Reproduce the data that follows in its entirety, character for character.

Start of Given data

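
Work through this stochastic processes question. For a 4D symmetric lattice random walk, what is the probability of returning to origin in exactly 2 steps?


P(return in 2 steps) = P(reverse first step) = 1/(2d)
= 1/8
= 0.1250

0.1250


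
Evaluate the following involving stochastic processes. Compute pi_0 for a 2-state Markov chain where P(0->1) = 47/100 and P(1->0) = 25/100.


Stationary distribution: pi_0 = p10/(p01+p10), pi_1 = p01/(p01+p10)
p01 = 0.4700, p10 = 0.2500
pi_0 = 0.3472

0.3472


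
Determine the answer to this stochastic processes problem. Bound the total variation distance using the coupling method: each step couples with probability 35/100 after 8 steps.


TV distance bound <= (1-delta)^n
= (1 - 0.3500)^8
= 0.6500^8
= 0.0319

0.0319


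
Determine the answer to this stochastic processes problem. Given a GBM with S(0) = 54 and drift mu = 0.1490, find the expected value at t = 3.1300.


E[S(t)] = S(0) * exp(mu * t)
= 54 * exp(0.1490 * 3.1300)
= 54 * 1.5942
= 86.0866

86.0866


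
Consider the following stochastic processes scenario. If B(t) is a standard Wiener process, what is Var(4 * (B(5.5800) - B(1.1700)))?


Var(alpha*(B(t)-B(s))) = alpha^2 * (t-s)
= 4^2 * (5.5800 - 1.1700)
= 16 * 4.4100
= 70.5600

70.5600


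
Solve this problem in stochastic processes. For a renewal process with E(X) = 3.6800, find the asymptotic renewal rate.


Long-run renewal rate = 1/E(X)
= 1/3.6800
= 0.2717

0.2717


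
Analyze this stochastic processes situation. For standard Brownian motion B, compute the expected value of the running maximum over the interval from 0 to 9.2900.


E(max B(s)) = sqrt(2t/pi)
= sqrt(2*9.2900/pi)
= sqrt(5.9142)
= 2.4319

2.4319


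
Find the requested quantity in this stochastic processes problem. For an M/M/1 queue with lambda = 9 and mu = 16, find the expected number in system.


rho = 9/16 = 0.5625
L = rho/(1-rho)
= 0.5625/0.4375
= 1.2857

1.2857


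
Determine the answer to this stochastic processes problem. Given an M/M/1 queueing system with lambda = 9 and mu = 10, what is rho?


rho = lambda/mu
= 9/10
= 0.9000

0.9000


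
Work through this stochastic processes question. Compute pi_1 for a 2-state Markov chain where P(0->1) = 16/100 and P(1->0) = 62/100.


Stationary distribution: pi_0 = p10/(p01+p10), pi_1 = p01/(p01+p10)
p01 = 0.1600, p10 = 0.6200
pi_1 = 0.2051

0.2051


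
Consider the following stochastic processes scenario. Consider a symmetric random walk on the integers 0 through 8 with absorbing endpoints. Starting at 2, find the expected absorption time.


For symmetric RW on 0,...,N with absorbing barriers, E(i) = i*(N-i)
E(2) = 2 * 6 = 12

12


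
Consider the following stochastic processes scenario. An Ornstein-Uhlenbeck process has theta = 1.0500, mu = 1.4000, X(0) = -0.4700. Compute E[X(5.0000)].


E[X(t)] = mu + (X(0) - mu)*exp(-theta*t)
= 1.4000 + (-0.4700 - 1.4000)*exp(-1.0500*5.0000)
= 1.4000 + -1.8700 * 0.0052
= 1.3902

1.3902


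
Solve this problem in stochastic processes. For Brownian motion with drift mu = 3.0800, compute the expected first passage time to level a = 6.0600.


Expected first passage time = a/mu
= 6.0600/3.0800
= 1.9675

1.9675


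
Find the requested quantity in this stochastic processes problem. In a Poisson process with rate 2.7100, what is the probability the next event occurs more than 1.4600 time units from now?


P(X > t) = exp(-lambda * t)
= exp(-2.7100 * 1.4600)
= exp(-3.9566) = 0.0191

0.0191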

End of Given data

### Exercise result
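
Work through this stochastic processes question. For a 4D symmetric lattice random walk, what is the probability of returning to origin in exactly 2 steps?


P(return in 2 steps) = P(reverse first step) = 1/(2d)
= 1/8
= 0.1250

0.1250


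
Evaluate the following involving stochastic processes. Compute pi_0 for a 2-state Markov chain where P(0->1) = 47/100 and P(1->0) = 25/100.


Stationary distribution: pi_0 = p10/(p01+p10), pi_1 = p01/(p01+p10)
p01 = 0.4700, p10 = 0.2500
pi_0 = 0.3472

0.3472


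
Determine the answer to this stochastic processes problem. Bound the total variation distance using the coupling method: each step couples with probability 35/100 after 8 steps.


TV distance bound <= (1-delta)^n
= (1 - 0.3500)^8
= 0.6500^8
= 0.0319

0.0319


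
Determine the answer to this stochastic processes problem. Given a GBM with S(0) = 54 and drift mu = 0.1490, find the expected value at t = 3.1300.


E[S(t)] = S(0) * exp(mu * t)
= 54 * exp(0.1490 * 3.1300)
= 54 * 1.5942
= 86.0866

86.0866


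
Consider the following stochastic processes scenario. If B(t) is a standard Wiener process, what is Var(4 * (B(5.5800) - B(1.1700)))?


Var(alpha*(B(t)-B(s))) = alpha^2 * (t-s)
= 4^2 * (5.5800 - 1.1700)
= 16 * 4.4100
= 70.5600

70.5600


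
Solve this problem in stochastic processes. For a renewal process with E(X) = 3.6800, find the asymptotic renewal rate.


Long-run renewal rate = 1/E(X)
= 1/3.6800
= 0.2717

0.2717


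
Analyze this stochastic processes situation. For standard Brownian motion B, compute the expected value of the running maximum over the interval from 0 to 9.2900.


E(max B(s)) = sqrt(2t/pi)
= sqrt(2*9.2900/pi)
= sqrt(5.9142)
= 2.4319

2.4319


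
Find the requested quantity in this stochastic processes problem. For an M/M/1 queue with lambda = 9 and mu = 16, find the expected number in system.


rho = 9/16 = 0.5625
L = rho/(1-rho)
= 0.5625/0.4375
= 1.2857

1.2857


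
Determine the answer to this stochastic processes problem. Given an M/M/1 queueing system with lambda = 9 and mu = 10, what is rho?


rho = lambda/mu
= 9/10
= 0.9000

0.9000


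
Work through this stochastic processes question. Compute pi_1 for a 2-state Markov chain where P(0->1) = 16/100 and P(1->0) = 62/100.


Stationary distribution: pi_0 = p10/(p01+p10), pi_1 = p01/(p01+p10)
p01 = 0.1600, p10 = 0.6200
pi_1 = 0.2051

0.2051


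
Consider the following stochastic processes scenario. Consider a symmetric random walk on the integers 0 through 8 with absorbing endpoints. Starting at 2, find the expected absorption time.


For symmetric RW on 0,...,N with absorbing barriers, E(i) = i*(N-i)
E(2) = 2 * 6 = 12

12


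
Consider the following stochastic processes scenario. An Ornstein-Uhlenbeck process has theta = 1.0500, mu = 1.4000, X(0) = -0.4700. Compute E[X(5.0000)].


E[X(t)] = mu + (X(0) - mu)*exp(-theta*t)
= 1.4000 + (-0.4700 - 1.4000)*exp(-1.0500*5.0000)
= 1.4000 + -1.8700 * 0.0052
= 1.3902

1.3902


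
Solve this problem in stochastic processes. For Brownian motion with drift mu = 3.0800, compute the expected first passage time to level a = 6.0600.


Expected first passage time = a/mu
= 6.0600/3.0800
= 1.9675

1.9675


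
Find the requested quantity in this stochastic processes problem. In a Poisson process with rate 2.7100, what is the probability the next event occurs more than 1.4600 time units from now?


P(X > t) = exp(-lambda * t)
= exp(-2.7100 * 1.4600)
= exp(-3.9566) = 0.0191

0.0191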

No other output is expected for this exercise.